*INSTRUCTIONS FOR THE TASK*: From the line that contains "Each edge of" to the end of the entries, write out every line exactly, including both ends, and nothing more.

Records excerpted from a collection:
______________________________
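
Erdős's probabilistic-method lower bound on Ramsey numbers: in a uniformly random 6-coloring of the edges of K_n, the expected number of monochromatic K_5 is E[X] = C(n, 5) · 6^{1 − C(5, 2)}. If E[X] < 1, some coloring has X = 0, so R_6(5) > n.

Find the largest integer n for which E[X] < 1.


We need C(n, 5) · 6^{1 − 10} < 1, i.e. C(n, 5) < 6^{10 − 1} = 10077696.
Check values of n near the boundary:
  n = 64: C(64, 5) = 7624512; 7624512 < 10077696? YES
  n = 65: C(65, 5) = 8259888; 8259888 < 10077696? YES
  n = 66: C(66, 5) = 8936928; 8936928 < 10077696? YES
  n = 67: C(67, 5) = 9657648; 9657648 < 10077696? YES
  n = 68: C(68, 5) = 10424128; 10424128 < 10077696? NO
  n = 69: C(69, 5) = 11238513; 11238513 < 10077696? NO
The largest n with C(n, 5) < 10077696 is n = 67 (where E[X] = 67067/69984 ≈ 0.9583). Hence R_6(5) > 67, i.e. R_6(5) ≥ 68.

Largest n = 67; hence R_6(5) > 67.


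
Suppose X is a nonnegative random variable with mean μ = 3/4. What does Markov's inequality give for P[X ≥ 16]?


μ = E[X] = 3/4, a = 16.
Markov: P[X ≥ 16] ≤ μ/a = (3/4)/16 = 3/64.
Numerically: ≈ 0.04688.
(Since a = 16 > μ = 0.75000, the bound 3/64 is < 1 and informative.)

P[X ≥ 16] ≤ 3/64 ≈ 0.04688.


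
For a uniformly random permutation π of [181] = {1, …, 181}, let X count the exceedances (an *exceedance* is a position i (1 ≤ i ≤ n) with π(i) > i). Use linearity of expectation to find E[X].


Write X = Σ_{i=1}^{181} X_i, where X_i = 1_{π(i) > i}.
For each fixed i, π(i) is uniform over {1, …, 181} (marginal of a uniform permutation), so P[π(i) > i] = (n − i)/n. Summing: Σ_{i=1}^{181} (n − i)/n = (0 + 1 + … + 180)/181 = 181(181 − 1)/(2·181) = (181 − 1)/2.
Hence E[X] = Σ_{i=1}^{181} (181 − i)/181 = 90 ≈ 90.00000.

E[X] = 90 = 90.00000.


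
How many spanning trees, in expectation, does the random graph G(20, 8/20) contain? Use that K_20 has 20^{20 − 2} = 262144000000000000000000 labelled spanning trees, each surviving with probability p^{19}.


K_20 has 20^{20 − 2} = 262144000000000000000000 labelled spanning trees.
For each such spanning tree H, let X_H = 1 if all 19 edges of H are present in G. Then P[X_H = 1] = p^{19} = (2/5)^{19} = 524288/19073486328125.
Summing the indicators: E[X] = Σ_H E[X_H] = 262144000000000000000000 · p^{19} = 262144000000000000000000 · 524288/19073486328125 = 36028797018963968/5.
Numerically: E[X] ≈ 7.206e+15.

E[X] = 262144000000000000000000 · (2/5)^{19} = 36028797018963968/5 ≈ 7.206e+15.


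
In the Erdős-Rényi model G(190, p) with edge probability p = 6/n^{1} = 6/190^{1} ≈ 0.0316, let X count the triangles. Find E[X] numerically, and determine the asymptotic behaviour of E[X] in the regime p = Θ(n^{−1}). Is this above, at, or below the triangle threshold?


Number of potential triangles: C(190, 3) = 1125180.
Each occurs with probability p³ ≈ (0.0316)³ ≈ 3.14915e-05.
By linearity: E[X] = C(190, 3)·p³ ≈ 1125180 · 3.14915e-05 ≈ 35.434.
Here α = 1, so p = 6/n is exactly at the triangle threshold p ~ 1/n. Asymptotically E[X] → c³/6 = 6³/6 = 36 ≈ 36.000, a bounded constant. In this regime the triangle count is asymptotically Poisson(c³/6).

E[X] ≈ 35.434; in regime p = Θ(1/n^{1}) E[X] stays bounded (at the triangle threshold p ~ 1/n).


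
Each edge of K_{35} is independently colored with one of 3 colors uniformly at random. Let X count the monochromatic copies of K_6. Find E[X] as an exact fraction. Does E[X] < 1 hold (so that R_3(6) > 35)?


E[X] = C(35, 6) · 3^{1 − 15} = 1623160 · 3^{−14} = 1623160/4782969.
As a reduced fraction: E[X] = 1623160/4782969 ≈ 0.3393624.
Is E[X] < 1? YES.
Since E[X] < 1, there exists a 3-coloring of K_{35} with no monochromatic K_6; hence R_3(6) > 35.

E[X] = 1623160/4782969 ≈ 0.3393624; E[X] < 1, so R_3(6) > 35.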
______________________________
*TASK ANSWER*:
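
Each edge of K_{35} is independently colored with one of 3 colors uniformly at random. Let X count the monochromatic copies of K_6. Find E[X] as an exact fraction. Does E[X] < 1 hold (so that R_3(6) > 35)?


E[X] = C(35, 6) · 3^{1 − 15} = 1623160 · 3^{−14} = 1623160/4782969.
As a reduced fraction: E[X] = 1623160/4782969 ≈ 0.3393624.
Is E[X] < 1? YES.
Since E[X] < 1, there exists a 3-coloring of K_{35} with no monochromatic K_6; hence R_3(6) > 35.

E[X] = 1623160/4782969 ≈ 0.3393624; E[X] < 1, so R_3(6) > 35.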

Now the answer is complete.